**TASK ITEM:**
Every entry should be returned exactly. Omit none of them.

**THE DATA:**
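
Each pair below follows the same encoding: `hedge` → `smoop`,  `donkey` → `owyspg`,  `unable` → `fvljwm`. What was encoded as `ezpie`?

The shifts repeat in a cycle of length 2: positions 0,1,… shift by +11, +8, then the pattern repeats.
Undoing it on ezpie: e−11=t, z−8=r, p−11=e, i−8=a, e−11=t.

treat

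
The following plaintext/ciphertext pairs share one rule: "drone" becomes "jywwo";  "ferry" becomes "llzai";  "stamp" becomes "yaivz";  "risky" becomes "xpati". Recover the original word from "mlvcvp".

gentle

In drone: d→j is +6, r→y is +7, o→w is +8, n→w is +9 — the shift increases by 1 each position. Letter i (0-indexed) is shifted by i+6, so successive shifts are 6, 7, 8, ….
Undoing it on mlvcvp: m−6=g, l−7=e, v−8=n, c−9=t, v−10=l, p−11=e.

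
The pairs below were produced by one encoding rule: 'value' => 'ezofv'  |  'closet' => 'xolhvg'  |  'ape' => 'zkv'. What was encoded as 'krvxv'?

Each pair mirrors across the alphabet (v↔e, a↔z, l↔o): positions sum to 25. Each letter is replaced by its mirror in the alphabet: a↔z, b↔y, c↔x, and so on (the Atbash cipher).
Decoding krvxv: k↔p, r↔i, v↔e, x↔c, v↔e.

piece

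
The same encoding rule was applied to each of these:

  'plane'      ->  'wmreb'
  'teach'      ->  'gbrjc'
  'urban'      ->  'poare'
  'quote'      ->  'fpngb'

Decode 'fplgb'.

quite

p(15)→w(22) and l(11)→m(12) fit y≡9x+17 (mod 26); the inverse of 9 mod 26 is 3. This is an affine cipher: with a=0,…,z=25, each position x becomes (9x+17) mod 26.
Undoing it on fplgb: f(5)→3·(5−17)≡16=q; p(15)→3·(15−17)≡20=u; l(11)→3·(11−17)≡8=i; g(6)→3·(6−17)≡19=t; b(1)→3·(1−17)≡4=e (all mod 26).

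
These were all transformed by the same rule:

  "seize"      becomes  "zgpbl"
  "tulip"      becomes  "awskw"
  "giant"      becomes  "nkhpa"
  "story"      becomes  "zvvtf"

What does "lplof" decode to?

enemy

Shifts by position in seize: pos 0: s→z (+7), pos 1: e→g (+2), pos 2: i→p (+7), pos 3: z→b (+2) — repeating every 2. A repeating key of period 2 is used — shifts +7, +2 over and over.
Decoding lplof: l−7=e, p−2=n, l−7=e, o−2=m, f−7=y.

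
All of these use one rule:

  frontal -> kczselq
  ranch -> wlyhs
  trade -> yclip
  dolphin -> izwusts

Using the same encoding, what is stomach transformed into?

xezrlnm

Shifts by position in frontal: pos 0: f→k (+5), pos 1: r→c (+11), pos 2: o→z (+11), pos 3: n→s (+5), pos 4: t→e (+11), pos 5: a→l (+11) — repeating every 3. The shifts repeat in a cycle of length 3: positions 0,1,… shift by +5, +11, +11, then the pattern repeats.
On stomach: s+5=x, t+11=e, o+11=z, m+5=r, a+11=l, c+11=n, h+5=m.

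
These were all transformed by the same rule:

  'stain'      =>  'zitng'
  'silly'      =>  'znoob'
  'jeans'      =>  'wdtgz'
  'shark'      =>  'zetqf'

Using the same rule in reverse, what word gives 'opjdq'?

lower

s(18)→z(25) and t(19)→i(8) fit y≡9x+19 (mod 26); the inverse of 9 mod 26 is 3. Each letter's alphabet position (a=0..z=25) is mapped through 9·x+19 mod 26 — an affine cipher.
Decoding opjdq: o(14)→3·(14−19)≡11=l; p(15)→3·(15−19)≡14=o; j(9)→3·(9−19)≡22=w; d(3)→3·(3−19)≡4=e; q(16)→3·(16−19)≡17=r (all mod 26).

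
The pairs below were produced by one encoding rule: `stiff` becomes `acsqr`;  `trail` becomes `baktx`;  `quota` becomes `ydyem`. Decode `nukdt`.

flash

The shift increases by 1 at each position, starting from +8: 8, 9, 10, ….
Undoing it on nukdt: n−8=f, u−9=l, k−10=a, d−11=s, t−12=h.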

**SOLUTION:**
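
Each pair below follows the same encoding: `hedge` → `smoop`,  `donkey` → `owyspg`,  `unable` → `fvljwm`. What was encoded as `ezpie`?

The shifts repeat in a cycle of length 2: positions 0,1,… shift by +11, +8, then the pattern repeats.
Undoing it on ezpie: e−11=t, z−8=r, p−11=e, i−8=a, e−11=t.

treat

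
The following plaintext/ciphertext pairs share one rule: "drone" becomes "jywwo";  "ferry" becomes "llzai";  "stamp" becomes "yaivz";  "risky" becomes "xpati". Recover the original word from "mlvcvp".

gentle

In drone: d→j is +6, r→y is +7, o→w is +8, n→w is +9 — the shift increases by 1 each position. Letter i (0-indexed) is shifted by i+6, so successive shifts are 6, 7, 8, ….
Undoing it on mlvcvp: m−6=g, l−7=e, v−8=n, c−9=t, v−10=l, p−11=e.

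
The pairs below were produced by one encoding rule: 'value' => 'ezofv'  |  'closet' => 'xolhvg'  |  'ape' => 'zkv'. What was encoded as 'krvxv'?

Each pair mirrors across the alphabet (v↔e, a↔z, l↔o): positions sum to 25. Each letter is replaced by its mirror in the alphabet: a↔z, b↔y, c↔x, and so on (the Atbash cipher).
Decoding krvxv: k↔p, r↔i, v↔e, x↔c, v↔e.

piece

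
The same encoding rule was applied to each of these:

  'plane'      ->  'wmreb'
  'teach'      ->  'gbrjc'
  'urban'      ->  'poare'
  'quote'      ->  'fpngb'

Decode 'fplgb'.

quite

p(15)→w(22) and l(11)→m(12) fit y≡9x+17 (mod 26); the inverse of 9 mod 26 is 3. This is an affine cipher: with a=0,…,z=25, each position x becomes (9x+17) mod 26.
Undoing it on fplgb: f(5)→3·(5−17)≡16=q; p(15)→3·(15−17)≡20=u; l(11)→3·(11−17)≡8=i; g(6)→3·(6−17)≡19=t; b(1)→3·(1−17)≡4=e (all mod 26).

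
These were all transformed by the same rule:

  "seize"      becomes  "zgpbl"
  "tulip"      becomes  "awskw"
  "giant"      becomes  "nkhpa"
  "story"      becomes  "zvvtf"

What does "lplof" decode to?

enemy

Shifts by position in seize: pos 0: s→z (+7), pos 1: e→g (+2), pos 2: i→p (+7), pos 3: z→b (+2) — repeating every 2. A repeating key of period 2 is used — shifts +7, +2 over and over.
Decoding lplof: l−7=e, p−2=n, l−7=e, o−2=m, f−7=y.

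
All of these use one rule:

  frontal -> kczselq
  ranch -> wlyhs
  trade -> yclip
  dolphin -> izwusts

Using the same encoding, what is stomach transformed into?

xezrlnm

Shifts by position in frontal: pos 0: f→k (+5), pos 1: r→c (+11), pos 2: o→z (+11), pos 3: n→s (+5), pos 4: t→e (+11), pos 5: a→l (+11) — repeating every 3. The shifts repeat in a cycle of length 3: positions 0,1,… shift by +5, +11, +11, then the pattern repeats.
On stomach: s+5=x, t+11=e, o+11=z, m+5=r, a+11=l, c+11=n, h+5=m.

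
These were all transformed by the same rule:

  'stain'      =>  'zitng'
  'silly'      =>  'znoob'
  'jeans'      =>  'wdtgz'
  'shark'      =>  'zetqf'

Using the same rule in reverse, what word gives 'opjdq'?

lower

s(18)→z(25) and t(19)→i(8) fit y≡9x+19 (mod 26); the inverse of 9 mod 26 is 3. Each letter's alphabet position (a=0..z=25) is mapped through 9·x+19 mod 26 — an affine cipher.
Decoding opjdq: o(14)→3·(14−19)≡11=l; p(15)→3·(15−19)≡14=o; j(9)→3·(9−19)≡22=w; d(3)→3·(3−19)≡4=e; q(16)→3·(16−19)≡17=r (all mod 26).

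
The pairs below were produced by one encoding rule: `stiff` becomes `acsqr`;  `trail` becomes `baktx`;  `quota` becomes `ydyem`. Decode `nukdt`.

flash

The shift increases by 1 at each position, starting from +8: 8, 9, 10, ….
Undoing it on nukdt: n−8=f, u−9=l, k−10=a, d−11=s, t−12=h.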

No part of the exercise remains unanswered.